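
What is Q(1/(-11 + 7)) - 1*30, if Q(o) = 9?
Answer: -21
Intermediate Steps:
Q(1/(-11 + 7)) - 1*30 = 9 - 1*30 = 9 - 30 = -21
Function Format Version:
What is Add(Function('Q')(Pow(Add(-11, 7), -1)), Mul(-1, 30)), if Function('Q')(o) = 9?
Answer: -21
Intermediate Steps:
Add(Function('Q')(Pow(Add(-11, 7), -1)), Mul(-1, 30)) = Add(9, Mul(-1, 30)) = Add(9, -30) = -21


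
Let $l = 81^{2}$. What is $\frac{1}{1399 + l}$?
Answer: $\frac{1}{7960} \approx 0.00012563$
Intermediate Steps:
$l = 6561$
$\frac{1}{1399 + l} = \frac{1}{1399 + 6561} = \frac{1}{7960}$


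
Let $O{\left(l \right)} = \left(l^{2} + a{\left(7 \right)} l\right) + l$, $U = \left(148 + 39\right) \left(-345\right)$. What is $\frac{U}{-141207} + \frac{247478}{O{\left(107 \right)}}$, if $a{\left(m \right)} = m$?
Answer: $\frac{1083014637}{52653095} \approx 20.569$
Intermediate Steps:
$U = -64515$ ($U = 187 \left(-345\right) = -64515$)
$O{\left(l \right)} = l^{2} + 8 l$ ($O{\left(l \right)} = \left(l^{2} + 7 l\right) + l = l^{2} + 8 l$)
$\frac{U}{-141207} + \frac{247478}{O{\left(107 \right)}} = - \frac{64515}{-141207} + \frac{247478}{107 \left(8 + 107\right)} = \left(-64515\right) \left(- \frac{1}{141207}\right) + \frac{247478}{107 \cdot 115} = \frac{1955}{4279} + \frac{247478}{12305} = \frac{1083014637}{52653095}$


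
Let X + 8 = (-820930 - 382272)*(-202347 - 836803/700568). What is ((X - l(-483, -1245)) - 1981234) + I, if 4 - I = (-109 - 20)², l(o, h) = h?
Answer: 7752859834633113/31844 ≈ 2.4346e+11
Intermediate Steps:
I = -16637 (I = 4 - (-109 - 20)² = 4 - 1*(-129)² = 4 - 1*16641 = 4 - 16641 = -16637)
X = 7752923415191457/31844 (X = -8 + (-820930 - 382272)*(-202347 - 836803/700568) = -8 - 1203202*(-202347 - 836803*1/700568) = -8 - 1203202*(-202347 - 76073/63688) = -8 - 1203202*(-12887151809/63688) = -8 + 7752923415446209/31844 = 7752923415191457/31844 ≈ 2.4347e+11)
((X - l(-483, -1245)) - 1981234) + I = ((7752923415191457/31844 - 1*(-1245)) - 1981234) - 16637 = ((7752923415191457/31844 + 1245) - 1981234) - 16637 = (7752923454837237/31844 - 1981234) - 16637 = 7752860364421741/31844 - 16637 = 7752859834633113/31844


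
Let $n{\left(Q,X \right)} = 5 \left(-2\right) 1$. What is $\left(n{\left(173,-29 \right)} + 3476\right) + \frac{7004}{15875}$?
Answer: $\frac{55029754}{15875} \approx 3466.4$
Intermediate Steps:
$n{\left(Q,X \right)} = -10$ ($n{\left(Q,X \right)} = \left(-10\right) 1 = -10$)
$\left(n{\left(173,-29 \right)} + 3476\right) + \frac{7004}{15875} = \left(-10 + 3476\right) + \frac{7004}{15875} = 3466 + 7004 \cdot \frac{1}{15875} = 3466 + \frac{7004}{15875} = \frac{55029754}{15875}$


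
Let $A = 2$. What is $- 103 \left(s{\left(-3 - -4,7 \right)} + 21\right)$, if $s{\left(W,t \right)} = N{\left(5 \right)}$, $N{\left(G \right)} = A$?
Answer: $-2369$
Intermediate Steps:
$N{\left(G \right)} = 2$
$s{\left(W,t \right)} = 2$
$- 103 \left(s{\left(-3 - -4,7 \right)} + 21\right) = - 103 \left(2 + 21\right) = \left(-103\right) 23 = -2369$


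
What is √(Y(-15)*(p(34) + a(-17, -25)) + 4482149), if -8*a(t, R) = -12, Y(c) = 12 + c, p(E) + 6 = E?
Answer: √17928242/2 ≈ 2117.1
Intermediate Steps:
p(E) = -6 + E
a(t, R) = 3/2 (a(t, R) = -⅛*(-12) = 3/2)
√(Y(-15)*(p(34) + a(-17, -25)) + 4482149) = √((12 - 15)*((-6 + 34) + 3/2) + 4482149) = √(-3*(28 + 3/2) + 4482149) = √(-3*59/2 + 4482149) = √(-177/2 + 4482149) = √(8964121/2) = √17928242/2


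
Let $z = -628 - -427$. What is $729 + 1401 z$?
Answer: $-280872$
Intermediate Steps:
$z = -201$ ($z = -628 + 427 = -201$)
$729 + 1401 z = 729 + 1401 \left(-201\right) = 729 - 281601 = -280872$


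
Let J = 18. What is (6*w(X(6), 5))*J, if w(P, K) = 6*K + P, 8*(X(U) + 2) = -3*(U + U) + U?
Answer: 2619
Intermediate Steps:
X(U) = -2 - 5*U/8 (X(U) = -2 + (-3*(U + U) + U)/8 = -2 + (-6*U + U)/8 = -2 + (-5*U)/8 = -2 - 5*U/8)
w(P, K) = P + 6*K
(6*w(X(6), 5))*J = (6*((-2 - 5/8*6) + 6*5))*18 = (6*((-2 - 15/4) + 30))*18 = (6*(-23/4 + 30))*18 = (6*(97/4))*18 = (291/2)*18 = 2619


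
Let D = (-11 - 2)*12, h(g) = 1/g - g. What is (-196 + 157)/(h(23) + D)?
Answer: 299/1372 ≈ 0.21793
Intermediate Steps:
h(g) = 1/g - g
D = -156 (D = -13*12 = -156)
(-196 + 157)/(h(23) + D) = (-196 + 157)/((1/23 - 1*23) - 156) = -39/((1/23 - 23) - 156) = -39/(-528/23 - 156) = -39/(-4116/23) = -39*(-23/4116) = 299/1372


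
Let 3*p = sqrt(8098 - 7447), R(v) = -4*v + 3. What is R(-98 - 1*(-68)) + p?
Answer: 123 + sqrt(651)/3 ≈ 131.50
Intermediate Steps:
R(v) = 3 - 4*v
p = sqrt(651)/3 (p = sqrt(8098 - 7447)/3 = sqrt(651)/3 ≈ 8.5049)
R(-98 - 1*(-68)) + p = (3 - 4*(-98 - 1*(-68))) + sqrt(651)/3 = (3 - 4*(-98 + 68)) + sqrt(651)/3 = (3 - 4*(-30)) + sqrt(651)/3 = (3 + 120) + sqrt(651)/3 = 123 + sqrt(651)/3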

+ + + +

■ **EXERCISE GOAL**: Lines containing the word "What": copy every one of them from the records above.

■ **TASK RESULT**:
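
What is Q(1/(-11 + 7)) - 1*30, if Q(o) = 9?
What is Add(Function('Q')(Pow(Add(-11, 7), -1)), Mul(-1, 30)), if Function('Q')(o) = 9?
Let $l = 81^{2}$. What is $\frac{1}{1399 + l}$?
Let $O{\left(l \right)} = \left(l^{2} + a{\left(7 \right)} l\right) + l$, $U = \left(148 + 39\right) \left(-345\right)$. What is $\frac{U}{-141207} + \frac{247478}{O{\left(107 \right)}}$, if $a{\left(m \right)} = m$?
Let X + 8 = (-820930 - 382272)*(-202347 - 836803/700568). What is ((X - l(-483, -1245)) - 1981234) + I, if 4 - I = (-109 - 20)², l(o, h) = h?
Let $n{\left(Q,X \right)} = 5 \left(-2\right) 1$. What is $\left(n{\left(173,-29 \right)} + 3476\right) + \frac{7004}{15875}$?
Let $A = 2$. What is $- 103 \left(s{\left(-3 - -4,7 \right)} + 21\right)$, if $s{\left(W,t \right)} = N{\left(5 \right)}$, $N{\left(G \right)} = A$?
What is √(Y(-15)*(p(34) + a(-17, -25)) + 4482149), if -8*a(t, R) = -12, Y(c) = 12 + c, p(E) + 6 = E?
Let $z = -628 - -427$. What is $729 + 1401 z$?
Let J = 18. What is (6*w(X(6), 5))*J, if w(P, K) = 6*K + P, 8*(X(U) + 2) = -3*(U + U) + U?
Let D = (-11 - 2)*12, h(g) = 1/g - g. What is (-196 + 157)/(h(23) + D)?
Let 3*p = sqrt(8098 - 7447), R(v) = -4*v + 3. What is R(-98 - 1*(-68)) + p?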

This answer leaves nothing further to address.